Try it
Your result will be the set of lines with "short", copied from the material below.

*** Exercise data

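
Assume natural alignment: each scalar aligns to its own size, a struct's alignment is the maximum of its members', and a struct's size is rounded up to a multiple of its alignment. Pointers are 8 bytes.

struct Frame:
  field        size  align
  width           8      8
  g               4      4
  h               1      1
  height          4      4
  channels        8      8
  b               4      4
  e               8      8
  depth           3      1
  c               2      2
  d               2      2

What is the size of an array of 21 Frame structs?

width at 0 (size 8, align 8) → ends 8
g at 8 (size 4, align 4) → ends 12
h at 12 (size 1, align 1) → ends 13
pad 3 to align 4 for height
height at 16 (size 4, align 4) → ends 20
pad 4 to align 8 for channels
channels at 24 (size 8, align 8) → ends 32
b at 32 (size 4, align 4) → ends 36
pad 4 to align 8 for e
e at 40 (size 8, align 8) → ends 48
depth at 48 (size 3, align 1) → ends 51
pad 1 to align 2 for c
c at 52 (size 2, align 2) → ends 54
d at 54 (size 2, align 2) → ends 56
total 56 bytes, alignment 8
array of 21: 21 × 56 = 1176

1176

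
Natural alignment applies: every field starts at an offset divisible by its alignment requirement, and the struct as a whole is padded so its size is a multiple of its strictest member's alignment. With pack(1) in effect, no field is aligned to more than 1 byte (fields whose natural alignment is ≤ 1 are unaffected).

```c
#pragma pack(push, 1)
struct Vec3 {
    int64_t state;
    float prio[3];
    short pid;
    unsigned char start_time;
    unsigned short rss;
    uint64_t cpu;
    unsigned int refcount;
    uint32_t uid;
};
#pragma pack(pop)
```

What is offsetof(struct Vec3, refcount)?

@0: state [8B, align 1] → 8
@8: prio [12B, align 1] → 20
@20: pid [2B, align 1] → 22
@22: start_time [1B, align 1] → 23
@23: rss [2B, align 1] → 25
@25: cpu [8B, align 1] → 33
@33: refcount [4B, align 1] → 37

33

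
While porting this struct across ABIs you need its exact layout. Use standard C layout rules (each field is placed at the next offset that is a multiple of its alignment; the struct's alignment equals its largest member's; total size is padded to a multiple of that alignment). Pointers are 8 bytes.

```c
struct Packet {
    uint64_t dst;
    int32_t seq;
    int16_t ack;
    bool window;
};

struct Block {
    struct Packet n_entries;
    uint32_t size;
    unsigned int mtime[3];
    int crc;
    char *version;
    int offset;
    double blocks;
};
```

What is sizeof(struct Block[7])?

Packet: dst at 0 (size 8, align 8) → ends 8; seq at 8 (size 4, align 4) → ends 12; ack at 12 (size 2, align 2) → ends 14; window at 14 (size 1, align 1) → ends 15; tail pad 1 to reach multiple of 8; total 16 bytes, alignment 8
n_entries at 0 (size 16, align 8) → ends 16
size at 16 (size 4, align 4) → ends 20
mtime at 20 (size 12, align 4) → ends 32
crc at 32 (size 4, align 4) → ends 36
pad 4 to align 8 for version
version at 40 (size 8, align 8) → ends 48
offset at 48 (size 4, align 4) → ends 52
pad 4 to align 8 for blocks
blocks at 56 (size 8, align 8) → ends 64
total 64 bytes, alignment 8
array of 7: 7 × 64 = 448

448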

******
*** Exercise data

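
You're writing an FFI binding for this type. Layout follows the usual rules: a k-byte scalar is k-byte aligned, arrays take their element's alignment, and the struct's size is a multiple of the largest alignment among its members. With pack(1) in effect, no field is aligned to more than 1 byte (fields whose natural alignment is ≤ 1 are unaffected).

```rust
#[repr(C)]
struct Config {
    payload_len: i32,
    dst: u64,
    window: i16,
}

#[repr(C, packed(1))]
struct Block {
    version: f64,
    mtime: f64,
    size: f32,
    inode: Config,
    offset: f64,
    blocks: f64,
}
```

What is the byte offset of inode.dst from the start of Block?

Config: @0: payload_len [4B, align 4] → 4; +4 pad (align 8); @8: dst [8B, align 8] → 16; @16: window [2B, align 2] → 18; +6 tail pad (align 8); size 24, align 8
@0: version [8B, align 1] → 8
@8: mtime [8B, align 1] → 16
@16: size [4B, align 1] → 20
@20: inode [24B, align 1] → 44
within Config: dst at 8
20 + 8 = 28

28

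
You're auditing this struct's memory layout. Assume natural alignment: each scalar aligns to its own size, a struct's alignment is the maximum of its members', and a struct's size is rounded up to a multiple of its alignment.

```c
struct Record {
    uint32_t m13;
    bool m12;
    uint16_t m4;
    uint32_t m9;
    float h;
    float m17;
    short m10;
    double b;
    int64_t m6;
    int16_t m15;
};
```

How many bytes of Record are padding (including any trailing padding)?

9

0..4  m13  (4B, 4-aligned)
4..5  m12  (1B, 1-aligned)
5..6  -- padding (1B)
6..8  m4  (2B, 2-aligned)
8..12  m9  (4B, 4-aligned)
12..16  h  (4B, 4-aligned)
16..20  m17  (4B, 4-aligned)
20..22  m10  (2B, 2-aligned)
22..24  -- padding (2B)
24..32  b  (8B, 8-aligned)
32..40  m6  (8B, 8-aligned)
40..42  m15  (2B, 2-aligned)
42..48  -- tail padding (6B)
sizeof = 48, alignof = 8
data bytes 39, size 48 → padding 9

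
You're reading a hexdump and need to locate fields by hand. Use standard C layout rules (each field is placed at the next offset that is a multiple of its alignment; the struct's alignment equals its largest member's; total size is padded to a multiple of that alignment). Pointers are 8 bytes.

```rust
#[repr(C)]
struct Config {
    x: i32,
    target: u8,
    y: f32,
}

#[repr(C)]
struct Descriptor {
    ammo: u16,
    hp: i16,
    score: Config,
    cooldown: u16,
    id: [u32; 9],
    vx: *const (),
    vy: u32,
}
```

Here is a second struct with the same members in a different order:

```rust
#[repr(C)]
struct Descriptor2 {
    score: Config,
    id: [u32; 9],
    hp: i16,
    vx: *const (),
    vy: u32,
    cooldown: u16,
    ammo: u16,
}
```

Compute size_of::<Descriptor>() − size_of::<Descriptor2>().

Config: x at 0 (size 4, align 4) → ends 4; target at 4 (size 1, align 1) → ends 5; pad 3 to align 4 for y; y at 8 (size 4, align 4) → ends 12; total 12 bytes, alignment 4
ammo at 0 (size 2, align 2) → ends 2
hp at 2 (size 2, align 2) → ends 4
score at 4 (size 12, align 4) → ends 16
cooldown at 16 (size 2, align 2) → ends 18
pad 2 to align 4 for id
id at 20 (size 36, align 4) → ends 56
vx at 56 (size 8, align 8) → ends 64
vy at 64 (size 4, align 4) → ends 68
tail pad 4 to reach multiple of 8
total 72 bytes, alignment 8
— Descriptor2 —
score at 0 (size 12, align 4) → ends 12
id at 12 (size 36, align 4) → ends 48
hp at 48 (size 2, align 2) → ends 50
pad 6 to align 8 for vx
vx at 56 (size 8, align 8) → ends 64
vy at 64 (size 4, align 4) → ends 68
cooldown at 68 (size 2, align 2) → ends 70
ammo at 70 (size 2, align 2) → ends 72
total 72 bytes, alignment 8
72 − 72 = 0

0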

******

The completed task
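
    short pid;
    unsigned short rss;
    short m10;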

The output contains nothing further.